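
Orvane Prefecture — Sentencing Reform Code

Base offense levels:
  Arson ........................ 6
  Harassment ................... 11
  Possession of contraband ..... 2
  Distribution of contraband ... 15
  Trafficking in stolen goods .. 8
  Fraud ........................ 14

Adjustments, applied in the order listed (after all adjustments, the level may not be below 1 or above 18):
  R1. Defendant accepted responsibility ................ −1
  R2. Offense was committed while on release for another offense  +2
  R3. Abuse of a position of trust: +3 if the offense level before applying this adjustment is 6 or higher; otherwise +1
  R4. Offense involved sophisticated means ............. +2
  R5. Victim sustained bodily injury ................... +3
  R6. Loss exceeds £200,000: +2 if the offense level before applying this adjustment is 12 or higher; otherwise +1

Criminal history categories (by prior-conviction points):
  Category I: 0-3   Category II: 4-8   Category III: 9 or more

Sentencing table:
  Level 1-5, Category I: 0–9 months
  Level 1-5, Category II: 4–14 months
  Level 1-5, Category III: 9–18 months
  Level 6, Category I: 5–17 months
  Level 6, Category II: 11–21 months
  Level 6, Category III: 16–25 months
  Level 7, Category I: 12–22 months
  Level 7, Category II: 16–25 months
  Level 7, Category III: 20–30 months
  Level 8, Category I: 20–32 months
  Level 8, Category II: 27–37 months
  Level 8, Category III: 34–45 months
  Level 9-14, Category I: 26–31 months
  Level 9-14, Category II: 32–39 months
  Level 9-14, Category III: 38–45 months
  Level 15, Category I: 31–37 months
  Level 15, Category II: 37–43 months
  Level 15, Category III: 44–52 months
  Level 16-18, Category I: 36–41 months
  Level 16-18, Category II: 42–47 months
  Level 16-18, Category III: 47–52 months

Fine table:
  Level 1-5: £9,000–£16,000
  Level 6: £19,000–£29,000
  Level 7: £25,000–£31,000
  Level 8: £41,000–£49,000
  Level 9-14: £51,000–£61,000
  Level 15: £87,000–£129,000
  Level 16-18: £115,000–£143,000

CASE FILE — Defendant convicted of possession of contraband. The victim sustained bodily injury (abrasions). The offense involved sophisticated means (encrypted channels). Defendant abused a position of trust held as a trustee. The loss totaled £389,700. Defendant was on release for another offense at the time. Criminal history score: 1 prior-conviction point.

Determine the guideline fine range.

Base offense level for possession of contraband: 2.
R1 does not apply.
R2 applies: 2 + 2 = 4.
R3 applies (level before this adjustment is 4 < 6, so +1): 4 + 1 = 5.
R4 applies: 5 + 2 = 7.
R5 applies: 7 + 3 = 10.
R6 applies (level before this adjustment is 10 < 12, so +1): 10 + 1 = 11.
Final offense level: 11.
Level 11 falls in the 9-14 band.
Fine table: Level 9-14 → £51,000–£61,000.

£51,000–£61,000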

....

- **TASK DIRECTIONS**
Find the string "involved" in the records, then copy each line where it occurs.

- **EXPECTED OUTPUT**
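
  R4. Offense involved sophisticated means ............. +2
CASE FILE — Defendant convicted of possession of contraband. The victim sustained bodily injury (abrasions). The offense involved sophisticated means (encrypted channels). Defendant abused a position of trust held as a trustee. The loss totaled £389,700. Defendant was on release for another offense at the time. Criminal history score: 1 prior-conviction point.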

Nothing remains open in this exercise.